▶ Exercise:
What lines in the records below contain the string "Suppose"? Copy every one.

▶ Raw data:
►

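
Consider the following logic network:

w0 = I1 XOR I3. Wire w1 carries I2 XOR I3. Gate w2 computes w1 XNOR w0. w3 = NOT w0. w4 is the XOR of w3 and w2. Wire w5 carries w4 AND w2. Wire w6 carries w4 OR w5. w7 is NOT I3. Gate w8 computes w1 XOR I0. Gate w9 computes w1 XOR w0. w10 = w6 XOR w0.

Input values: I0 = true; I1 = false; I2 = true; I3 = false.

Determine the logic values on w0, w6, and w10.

w0 = false; w6 = true; w10 = true

w0 = I1 XOR I3 = false XOR false = false
w1 = I2 XOR I3 = true XOR false = true
w2 = w1 XNOR w0 = true XNOR false = false
w3 = NOT w0 = NOT false = true
w4 = w3 XOR w2 = true XOR false = true
w5 = w4 AND w2 = true AND false = false
w6 = w4 OR w5 = true OR false = true
w10 = w6 XOR w0 = true XOR false = true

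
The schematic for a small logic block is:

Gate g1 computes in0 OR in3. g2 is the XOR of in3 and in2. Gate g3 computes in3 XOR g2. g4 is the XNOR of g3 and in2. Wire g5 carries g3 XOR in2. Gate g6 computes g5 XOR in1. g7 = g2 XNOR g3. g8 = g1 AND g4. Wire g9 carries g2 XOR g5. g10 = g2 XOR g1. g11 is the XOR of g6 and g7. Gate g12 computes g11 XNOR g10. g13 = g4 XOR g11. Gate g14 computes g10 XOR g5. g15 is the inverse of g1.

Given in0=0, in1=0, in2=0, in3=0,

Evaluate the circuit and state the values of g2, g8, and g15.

g2 = 0  g8 = 0  g15 = 1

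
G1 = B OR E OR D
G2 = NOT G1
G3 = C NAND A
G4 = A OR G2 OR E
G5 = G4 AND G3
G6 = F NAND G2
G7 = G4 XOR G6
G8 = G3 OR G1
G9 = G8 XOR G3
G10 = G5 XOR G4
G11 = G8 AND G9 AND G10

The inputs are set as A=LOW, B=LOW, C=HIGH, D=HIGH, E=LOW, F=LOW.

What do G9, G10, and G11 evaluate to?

G1 = B OR E OR D = LOW OR LOW OR HIGH = HIGH
G2 = NOT G1 = NOT HIGH = LOW
G3 = C NAND A = HIGH NAND LOW = HIGH
G4 = A OR G2 OR E = LOW OR LOW OR LOW = LOW
G5 = G4 AND G3 = LOW AND HIGH = LOW
G8 = G3 OR G1 = HIGH OR HIGH = HIGH
G9 = G8 XOR G3 = HIGH XOR HIGH = LOW
G10 = G5 XOR G4 = LOW XOR LOW = LOW
G11 = G8 AND G9 AND G10 = HIGH AND LOW AND LOW = LOW

G9 = LOW  G10 = LOW  G11 = LOW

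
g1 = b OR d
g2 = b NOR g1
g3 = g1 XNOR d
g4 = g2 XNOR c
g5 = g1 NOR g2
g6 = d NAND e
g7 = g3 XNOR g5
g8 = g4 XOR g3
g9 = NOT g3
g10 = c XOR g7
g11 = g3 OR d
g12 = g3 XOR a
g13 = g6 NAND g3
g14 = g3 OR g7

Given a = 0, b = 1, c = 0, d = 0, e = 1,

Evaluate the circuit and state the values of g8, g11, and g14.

g8 = 1, g11 = 0, g14 = 1

g1 = b OR d = 1 OR 0 = 1
g2 = b NOR g1 = 1 NOR 1 = 0
g3 = g1 XNOR d = 1 XNOR 0 = 0
g4 = g2 XNOR c = 0 XNOR 0 = 1
g5 = g1 NOR g2 = 1 NOR 0 = 0
g7 = g3 XNOR g5 = 0 XNOR 0 = 1
g8 = g4 XOR g3 = 1 XOR 0 = 1
g11 = g3 OR d = 0 OR 0 = 0
g14 = g3 OR g7 = 0 OR 1 = 1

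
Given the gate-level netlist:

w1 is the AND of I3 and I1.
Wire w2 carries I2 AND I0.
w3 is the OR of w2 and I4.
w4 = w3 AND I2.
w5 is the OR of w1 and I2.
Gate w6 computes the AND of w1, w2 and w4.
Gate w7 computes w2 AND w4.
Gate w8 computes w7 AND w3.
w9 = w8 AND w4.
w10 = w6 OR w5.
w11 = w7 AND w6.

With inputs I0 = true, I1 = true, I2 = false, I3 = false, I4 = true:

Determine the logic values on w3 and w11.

w1 = I3 AND I1 = false AND true = false
w2 = I2 AND I0 = false AND true = false
w3 = w2 OR I4 = false OR true = true
w4 = w3 AND I2 = true AND false = false
w6 = w1 AND w2 AND w4 = false AND false AND false = false
w7 = w2 AND w4 = false AND false = false
w11 = w7 AND w6 = false AND false = false

w3 = true  w11 = false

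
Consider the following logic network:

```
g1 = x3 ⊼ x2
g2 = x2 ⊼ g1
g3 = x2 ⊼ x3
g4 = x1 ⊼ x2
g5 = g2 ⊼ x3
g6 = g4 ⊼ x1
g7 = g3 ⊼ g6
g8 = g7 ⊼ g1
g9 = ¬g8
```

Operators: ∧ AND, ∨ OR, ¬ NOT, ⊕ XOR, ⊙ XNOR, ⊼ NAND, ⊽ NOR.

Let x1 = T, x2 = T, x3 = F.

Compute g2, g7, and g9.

g1 = x3 NAND x2 = F NAND T = T
g2 = x2 NAND g1 = T NAND T = F
g3 = x2 NAND x3 = T NAND F = T
g4 = x1 NAND x2 = T NAND T = F
g6 = g4 NAND x1 = F NAND T = T
g7 = g3 NAND g6 = T NAND T = F
g8 = g7 NAND g1 = F NAND T = T
g9 = NOT g8 = NOT T = F

g2 = F, g7 = F, g9 = F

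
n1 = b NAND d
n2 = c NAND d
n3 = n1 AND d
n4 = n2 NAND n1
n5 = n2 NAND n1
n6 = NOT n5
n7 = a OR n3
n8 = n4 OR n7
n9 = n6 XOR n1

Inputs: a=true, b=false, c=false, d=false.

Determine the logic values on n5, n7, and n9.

n5 = false  n7 = true  n9 = false

n1 = b NAND d = false NAND false = true
n2 = c NAND d = false NAND false = true
n3 = n1 AND d = true AND false = false
n5 = n2 NAND n1 = true NAND true = false
n6 = NOT n5 = NOT false = true
n7 = a OR n3 = true OR false = true
n9 = n6 XOR n1 = true XOR true = false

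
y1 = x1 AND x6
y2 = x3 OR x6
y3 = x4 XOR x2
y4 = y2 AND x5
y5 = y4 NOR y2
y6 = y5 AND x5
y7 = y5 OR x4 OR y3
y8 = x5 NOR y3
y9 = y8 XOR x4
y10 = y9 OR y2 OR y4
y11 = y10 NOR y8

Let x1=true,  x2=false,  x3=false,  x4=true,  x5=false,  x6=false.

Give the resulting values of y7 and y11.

y7 = true, y11 = false

y2 = x3 OR x6 = false OR false = false
y3 = x4 XOR x2 = true XOR false = true
y4 = y2 AND x5 = false AND false = false
y5 = y4 NOR y2 = false NOR false = true
y7 = y5 OR x4 OR y3 = true OR true OR true = true
y8 = x5 NOR y3 = false NOR true = false
y9 = y8 XOR x4 = false XOR true = true
y10 = y9 OR y2 OR y4 = true OR false OR false = true
y11 = y10 NOR y8 = true NOR false = false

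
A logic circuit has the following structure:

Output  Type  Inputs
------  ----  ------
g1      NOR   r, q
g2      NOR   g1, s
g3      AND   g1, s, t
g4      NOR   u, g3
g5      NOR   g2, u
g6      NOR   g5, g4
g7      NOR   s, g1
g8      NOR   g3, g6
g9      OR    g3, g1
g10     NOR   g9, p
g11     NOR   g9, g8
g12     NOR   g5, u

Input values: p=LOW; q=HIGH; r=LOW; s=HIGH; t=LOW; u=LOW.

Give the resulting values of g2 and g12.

g1 = r NOR q = LOW NOR HIGH = LOW
g2 = g1 NOR s = LOW NOR HIGH = LOW
g5 = g2 NOR u = LOW NOR LOW = HIGH
g12 = g5 NOR u = HIGH NOR LOW = LOW

g2 = LOW, g12 = LOW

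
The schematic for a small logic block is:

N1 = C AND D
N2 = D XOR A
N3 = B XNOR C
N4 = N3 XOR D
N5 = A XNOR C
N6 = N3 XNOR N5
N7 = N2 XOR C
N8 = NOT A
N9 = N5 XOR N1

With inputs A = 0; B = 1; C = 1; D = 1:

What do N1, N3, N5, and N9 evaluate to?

N1 = 1; N3 = 1; N5 = 0; N9 = 1

N1 = C AND D = 1 AND 1 = 1
N3 = B XNOR C = 1 XNOR 1 = 1
N5 = A XNOR C = 0 XNOR 1 = 0
N9 = N5 XOR N1 = 0 XOR 1 = 1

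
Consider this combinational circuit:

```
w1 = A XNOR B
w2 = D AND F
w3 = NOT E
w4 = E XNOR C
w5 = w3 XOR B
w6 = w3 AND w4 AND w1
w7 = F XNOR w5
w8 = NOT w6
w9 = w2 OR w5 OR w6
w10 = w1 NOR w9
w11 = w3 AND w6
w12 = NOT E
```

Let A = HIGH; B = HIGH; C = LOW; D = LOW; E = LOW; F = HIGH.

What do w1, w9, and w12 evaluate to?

w1 = HIGH, w9 = HIGH, w12 = HIGH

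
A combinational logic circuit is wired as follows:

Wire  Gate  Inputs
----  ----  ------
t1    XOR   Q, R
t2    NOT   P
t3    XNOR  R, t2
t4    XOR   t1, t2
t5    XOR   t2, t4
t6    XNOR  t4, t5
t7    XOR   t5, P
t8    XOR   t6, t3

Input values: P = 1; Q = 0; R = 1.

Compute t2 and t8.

t2 = 0, t8 = 1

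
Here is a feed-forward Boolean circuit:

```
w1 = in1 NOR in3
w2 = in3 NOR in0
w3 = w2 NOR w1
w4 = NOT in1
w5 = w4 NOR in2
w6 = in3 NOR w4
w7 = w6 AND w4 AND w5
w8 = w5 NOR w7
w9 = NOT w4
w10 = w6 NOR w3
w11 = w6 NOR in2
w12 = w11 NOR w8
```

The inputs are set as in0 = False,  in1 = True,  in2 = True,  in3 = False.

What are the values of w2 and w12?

w2 = True  w12 = False

w2 = in3 NOR in0 = False NOR False = True
w4 = NOT in1 = NOT True = False
w5 = w4 NOR in2 = False NOR True = False
w6 = in3 NOR w4 = False NOR False = True
w7 = w6 AND w4 AND w5 = True AND False AND False = False
w8 = w5 NOR w7 = False NOR False = True
w11 = w6 NOR in2 = True NOR True = False
w12 = w11 NOR w8 = False NOR True = False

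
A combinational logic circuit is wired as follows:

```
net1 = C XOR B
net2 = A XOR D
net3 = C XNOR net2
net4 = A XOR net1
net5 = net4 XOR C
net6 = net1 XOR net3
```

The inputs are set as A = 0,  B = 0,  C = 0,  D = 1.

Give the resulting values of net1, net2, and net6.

net1 = 0, net2 = 1, net6 = 0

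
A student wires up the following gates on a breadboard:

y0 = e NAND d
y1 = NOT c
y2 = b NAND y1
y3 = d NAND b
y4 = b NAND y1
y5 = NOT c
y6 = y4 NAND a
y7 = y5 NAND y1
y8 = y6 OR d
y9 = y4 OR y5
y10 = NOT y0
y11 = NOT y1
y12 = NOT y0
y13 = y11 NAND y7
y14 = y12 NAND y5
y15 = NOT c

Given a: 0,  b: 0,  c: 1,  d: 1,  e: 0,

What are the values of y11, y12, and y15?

y11 = 1; y12 = 0; y15 = 0

y0 = e NAND d = 0 NAND 1 = 1
y1 = NOT c = NOT 1 = 0
y11 = NOT y1 = NOT 0 = 1
y12 = NOT y0 = NOT 1 = 0
y15 = NOT c = NOT 1 = 0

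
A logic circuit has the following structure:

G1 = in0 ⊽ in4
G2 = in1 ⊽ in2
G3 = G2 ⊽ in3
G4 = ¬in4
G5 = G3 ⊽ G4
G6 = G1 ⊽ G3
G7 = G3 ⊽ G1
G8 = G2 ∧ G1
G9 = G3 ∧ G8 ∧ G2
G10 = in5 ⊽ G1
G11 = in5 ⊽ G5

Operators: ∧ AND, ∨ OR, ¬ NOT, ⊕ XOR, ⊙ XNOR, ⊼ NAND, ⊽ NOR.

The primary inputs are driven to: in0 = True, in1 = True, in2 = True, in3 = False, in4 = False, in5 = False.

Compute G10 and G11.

G10 = True; G11 = True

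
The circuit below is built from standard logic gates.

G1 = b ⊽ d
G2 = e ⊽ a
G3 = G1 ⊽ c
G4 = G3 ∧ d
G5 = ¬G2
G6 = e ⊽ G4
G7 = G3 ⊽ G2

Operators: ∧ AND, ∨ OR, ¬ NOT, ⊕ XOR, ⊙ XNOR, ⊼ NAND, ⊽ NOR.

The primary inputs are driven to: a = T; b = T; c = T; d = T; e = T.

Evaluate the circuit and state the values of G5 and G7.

G5 = T; G7 = T

G1 = b NOR d = T NOR T = F
G2 = e NOR a = T NOR T = F
G3 = G1 NOR c = F NOR T = F
G5 = NOT G2 = NOT F = T
G7 = G3 NOR G2 = F NOR F = T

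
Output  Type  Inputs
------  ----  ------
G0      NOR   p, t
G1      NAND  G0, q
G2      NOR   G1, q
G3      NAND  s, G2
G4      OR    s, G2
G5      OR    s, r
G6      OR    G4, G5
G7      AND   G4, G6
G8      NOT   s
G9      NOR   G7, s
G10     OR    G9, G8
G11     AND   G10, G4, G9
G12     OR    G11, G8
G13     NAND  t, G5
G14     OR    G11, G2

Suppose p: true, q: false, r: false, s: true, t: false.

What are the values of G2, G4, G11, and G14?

G0 = p NOR t = true NOR false = false
G1 = G0 NAND q = false NAND false = true
G2 = G1 NOR q = true NOR false = false
G4 = s OR G2 = true OR false = true
G5 = s OR r = true OR false = true
G6 = G4 OR G5 = true OR true = true
G7 = G4 AND G6 = true AND true = true
G8 = NOT s = NOT true = false
G9 = G7 NOR s = true NOR true = false
G10 = G9 OR G8 = false OR false = false
G11 = G10 AND G4 AND G9 = false AND true AND false = false
G14 = G11 OR G2 = false OR false = false

G2 = false, G4 = true, G11 = false, G14 = false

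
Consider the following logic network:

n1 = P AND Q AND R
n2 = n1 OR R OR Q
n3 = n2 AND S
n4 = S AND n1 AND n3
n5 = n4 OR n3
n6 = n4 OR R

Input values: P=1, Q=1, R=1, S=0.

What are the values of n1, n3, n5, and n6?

n1 = P AND Q AND R = 1 AND 1 AND 1 = 1
n2 = n1 OR R OR Q = 1 OR 1 OR 1 = 1
n3 = n2 AND S = 1 AND 0 = 0
n4 = S AND n1 AND n3 = 0 AND 1 AND 0 = 0
n5 = n4 OR n3 = 0 OR 0 = 0
n6 = n4 OR R = 0 OR 1 = 1

n1 = 1, n3 = 0, n5 = 0, n6 = 1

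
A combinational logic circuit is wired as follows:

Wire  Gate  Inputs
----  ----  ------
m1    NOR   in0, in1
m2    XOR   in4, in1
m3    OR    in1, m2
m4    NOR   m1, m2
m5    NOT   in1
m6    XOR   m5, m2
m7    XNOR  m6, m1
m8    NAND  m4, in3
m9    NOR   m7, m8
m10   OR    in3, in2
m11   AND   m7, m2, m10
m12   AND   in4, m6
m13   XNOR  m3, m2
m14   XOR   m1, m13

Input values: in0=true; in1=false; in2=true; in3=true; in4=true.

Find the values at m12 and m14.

m1 = in0 NOR in1 = true NOR false = false
m2 = in4 XOR in1 = true XOR false = true
m3 = in1 OR m2 = false OR true = true
m5 = NOT in1 = NOT false = true
m6 = m5 XOR m2 = true XOR true = false
m12 = in4 AND m6 = true AND false = false
m13 = m3 XNOR m2 = true XNOR true = true
m14 = m1 XOR m13 = false XOR true = true

m12 = false, m14 = true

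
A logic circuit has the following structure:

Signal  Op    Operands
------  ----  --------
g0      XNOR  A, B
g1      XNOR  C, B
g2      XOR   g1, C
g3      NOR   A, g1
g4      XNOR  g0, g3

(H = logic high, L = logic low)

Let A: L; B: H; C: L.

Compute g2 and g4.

g2 = L, g4 = L

g0 = A XNOR B = L XNOR H = L
g1 = C XNOR B = L XNOR H = L
g2 = g1 XOR C = L XOR L = L
g3 = A NOR g1 = L NOR L = H
g4 = g0 XNOR g3 = L XNOR H = L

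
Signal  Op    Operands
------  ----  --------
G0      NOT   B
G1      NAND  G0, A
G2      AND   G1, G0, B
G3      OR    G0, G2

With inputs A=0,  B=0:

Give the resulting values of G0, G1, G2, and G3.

G0 = 1, G1 = 1, G2 = 0, G3 = 1

G0 = NOT B = NOT 0 = 1
G1 = G0 NAND A = 1 NAND 0 = 1
G2 = G1 AND G0 AND B = 1 AND 1 AND 0 = 0
G3 = G0 OR G2 = 1 OR 0 = 1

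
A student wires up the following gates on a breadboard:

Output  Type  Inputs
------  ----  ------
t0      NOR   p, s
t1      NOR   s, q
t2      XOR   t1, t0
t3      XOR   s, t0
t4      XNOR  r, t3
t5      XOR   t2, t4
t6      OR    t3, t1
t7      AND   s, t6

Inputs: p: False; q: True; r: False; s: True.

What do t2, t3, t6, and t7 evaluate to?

t0 = p NOR s = False NOR True = False
t1 = s NOR q = True NOR True = False
t2 = t1 XOR t0 = False XOR False = False
t3 = s XOR t0 = True XOR False = True
t6 = t3 OR t1 = True OR False = True
t7 = s AND t6 = True AND True = True

t2 = False, t3 = True, t6 = True, t7 = True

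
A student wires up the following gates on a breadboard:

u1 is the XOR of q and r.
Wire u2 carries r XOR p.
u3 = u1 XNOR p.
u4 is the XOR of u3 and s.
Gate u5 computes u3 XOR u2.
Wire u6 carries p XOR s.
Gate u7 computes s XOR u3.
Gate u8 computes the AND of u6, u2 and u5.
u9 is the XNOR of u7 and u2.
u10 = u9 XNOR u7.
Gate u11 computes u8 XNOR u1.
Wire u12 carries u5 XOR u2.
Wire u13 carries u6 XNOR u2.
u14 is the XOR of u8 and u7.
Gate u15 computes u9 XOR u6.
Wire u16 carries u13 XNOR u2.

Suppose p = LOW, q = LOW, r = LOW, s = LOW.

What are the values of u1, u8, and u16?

u1 = LOW; u8 = LOW; u16 = LOW

u1 = q XOR r = LOW XOR LOW = LOW
u2 = r XOR p = LOW XOR LOW = LOW
u3 = u1 XNOR p = LOW XNOR LOW = HIGH
u5 = u3 XOR u2 = HIGH XOR LOW = HIGH
u6 = p XOR s = LOW XOR LOW = LOW
u8 = u6 AND u2 AND u5 = LOW AND LOW AND HIGH = LOW
u13 = u6 XNOR u2 = LOW XNOR LOW = HIGH
u16 = u13 XNOR u2 = HIGH XNOR LOW = LOW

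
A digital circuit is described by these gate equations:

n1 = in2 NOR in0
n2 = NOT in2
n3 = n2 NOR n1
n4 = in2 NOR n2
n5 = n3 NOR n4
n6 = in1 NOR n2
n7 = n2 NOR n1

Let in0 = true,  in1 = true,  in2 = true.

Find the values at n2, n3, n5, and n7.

n1 = in2 NOR in0 = true NOR true = false
n2 = NOT in2 = NOT true = false
n3 = n2 NOR n1 = false NOR false = true
n4 = in2 NOR n2 = true NOR false = false
n5 = n3 NOR n4 = true NOR false = false
n7 = n2 NOR n1 = false NOR false = true

n2 = false, n3 = true, n5 = false, n7 = true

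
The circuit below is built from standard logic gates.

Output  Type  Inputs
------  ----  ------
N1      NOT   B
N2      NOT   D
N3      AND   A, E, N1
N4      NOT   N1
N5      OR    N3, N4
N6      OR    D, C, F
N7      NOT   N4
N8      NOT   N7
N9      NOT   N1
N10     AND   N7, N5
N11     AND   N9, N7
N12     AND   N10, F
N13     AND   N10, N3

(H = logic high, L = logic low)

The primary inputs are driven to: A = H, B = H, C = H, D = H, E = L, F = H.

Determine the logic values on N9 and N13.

N9 = H; N13 = L

N1 = NOT B = NOT H = L
N3 = A AND E AND N1 = H AND L AND L = L
N4 = NOT N1 = NOT L = H
N5 = N3 OR N4 = L OR H = H
N7 = NOT N4 = NOT H = L
N9 = NOT N1 = NOT L = H
N10 = N7 AND N5 = L AND H = L
N13 = N10 AND N3 = L AND L = L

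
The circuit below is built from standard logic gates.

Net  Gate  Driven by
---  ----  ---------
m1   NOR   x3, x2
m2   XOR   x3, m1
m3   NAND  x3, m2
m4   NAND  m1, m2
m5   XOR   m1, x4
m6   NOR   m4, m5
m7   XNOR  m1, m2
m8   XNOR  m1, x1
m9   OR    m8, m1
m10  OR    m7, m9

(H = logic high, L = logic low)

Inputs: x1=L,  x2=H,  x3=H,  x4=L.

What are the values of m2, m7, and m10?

m2 = H; m7 = L; m10 = H

m1 = x3 NOR x2 = H NOR H = L
m2 = x3 XOR m1 = H XOR L = H
m7 = m1 XNOR m2 = L XNOR H = L
m8 = m1 XNOR x1 = L XNOR L = H
m9 = m8 OR m1 = H OR L = H
m10 = m7 OR m9 = L OR H = H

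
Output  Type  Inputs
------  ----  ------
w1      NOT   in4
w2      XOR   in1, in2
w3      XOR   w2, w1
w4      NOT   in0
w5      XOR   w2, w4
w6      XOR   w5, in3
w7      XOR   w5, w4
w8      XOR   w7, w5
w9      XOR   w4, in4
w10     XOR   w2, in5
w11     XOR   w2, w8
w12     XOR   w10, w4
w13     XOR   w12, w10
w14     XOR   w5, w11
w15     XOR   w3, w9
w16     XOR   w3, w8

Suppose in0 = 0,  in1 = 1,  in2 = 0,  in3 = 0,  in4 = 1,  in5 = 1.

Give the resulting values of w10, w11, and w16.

w1 = NOT in4 = NOT 1 = 0
w2 = in1 XOR in2 = 1 XOR 0 = 1
w3 = w2 XOR w1 = 1 XOR 0 = 1
w4 = NOT in0 = NOT 0 = 1
w5 = w2 XOR w4 = 1 XOR 1 = 0
w7 = w5 XOR w4 = 0 XOR 1 = 1
w8 = w7 XOR w5 = 1 XOR 0 = 1
w10 = w2 XOR in5 = 1 XOR 1 = 0
w11 = w2 XOR w8 = 1 XOR 1 = 0
w16 = w3 XOR w8 = 1 XOR 1 = 0

w10 = 0, w11 = 0, w16 = 0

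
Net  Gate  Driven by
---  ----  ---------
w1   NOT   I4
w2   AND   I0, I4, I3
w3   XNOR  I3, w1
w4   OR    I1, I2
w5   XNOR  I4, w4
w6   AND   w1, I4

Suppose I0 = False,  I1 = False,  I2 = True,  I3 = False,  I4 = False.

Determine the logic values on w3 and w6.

w3 = False, w6 = False

w1 = NOT I4 = NOT False = True
w3 = I3 XNOR w1 = False XNOR True = False
w6 = w1 AND I4 = True AND False = False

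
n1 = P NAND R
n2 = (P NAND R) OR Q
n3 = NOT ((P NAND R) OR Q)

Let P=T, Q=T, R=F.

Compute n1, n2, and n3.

n1 = T NAND F = T
n2 = (T NAND F) OR T = T
n3 = NOT ((T NAND F) OR T) = F

n1 = T, n2 = T, n3 = F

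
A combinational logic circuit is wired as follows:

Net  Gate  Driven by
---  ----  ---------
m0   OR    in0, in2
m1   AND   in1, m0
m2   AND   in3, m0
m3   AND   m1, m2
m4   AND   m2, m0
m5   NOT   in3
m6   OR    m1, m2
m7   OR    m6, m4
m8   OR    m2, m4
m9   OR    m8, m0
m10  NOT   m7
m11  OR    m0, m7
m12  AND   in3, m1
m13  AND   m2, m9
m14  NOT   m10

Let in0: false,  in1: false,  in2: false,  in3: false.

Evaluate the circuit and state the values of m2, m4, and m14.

m2 = false, m4 = false, m14 = false

m0 = in0 OR in2 = false OR false = false
m1 = in1 AND m0 = false AND false = false
m2 = in3 AND m0 = false AND false = false
m4 = m2 AND m0 = false AND false = false
m6 = m1 OR m2 = false OR false = false
m7 = m6 OR m4 = false OR false = false
m10 = NOT m7 = NOT false = true
m14 = NOT m10 = NOT true = false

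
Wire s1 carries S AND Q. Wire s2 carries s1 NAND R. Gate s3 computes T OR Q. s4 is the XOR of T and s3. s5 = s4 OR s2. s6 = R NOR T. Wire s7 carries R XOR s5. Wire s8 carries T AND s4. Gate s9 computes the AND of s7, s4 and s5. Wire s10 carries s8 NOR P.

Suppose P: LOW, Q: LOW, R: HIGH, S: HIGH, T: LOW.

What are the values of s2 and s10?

s2 = HIGH; s10 = HIGH

s1 = S AND Q = HIGH AND LOW = LOW
s2 = s1 NAND R = LOW NAND HIGH = HIGH
s3 = T OR Q = LOW OR LOW = LOW
s4 = T XOR s3 = LOW XOR LOW = LOW
s8 = T AND s4 = LOW AND LOW = LOW
s10 = s8 NOR P = LOW NOR LOW = HIGH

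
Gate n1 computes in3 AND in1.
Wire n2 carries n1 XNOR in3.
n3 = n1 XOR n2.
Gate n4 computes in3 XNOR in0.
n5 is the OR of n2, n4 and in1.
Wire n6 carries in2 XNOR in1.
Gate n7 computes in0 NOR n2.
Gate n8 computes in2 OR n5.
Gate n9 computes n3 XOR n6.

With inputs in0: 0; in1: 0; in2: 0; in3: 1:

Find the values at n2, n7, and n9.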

◄

▶ Answer area:
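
Suppose p: true, q: false, r: false, s: true, t: false.
Suppose p = LOW, q = LOW, r = LOW, s = LOW.
Suppose in0 = 0,  in1 = 1,  in2 = 0,  in3 = 0,  in4 = 1,  in5 = 1.
Suppose I0 = False,  I1 = False,  I2 = True,  I3 = False,  I4 = False.
Suppose P: LOW, Q: LOW, R: HIGH, S: HIGH, T: LOW.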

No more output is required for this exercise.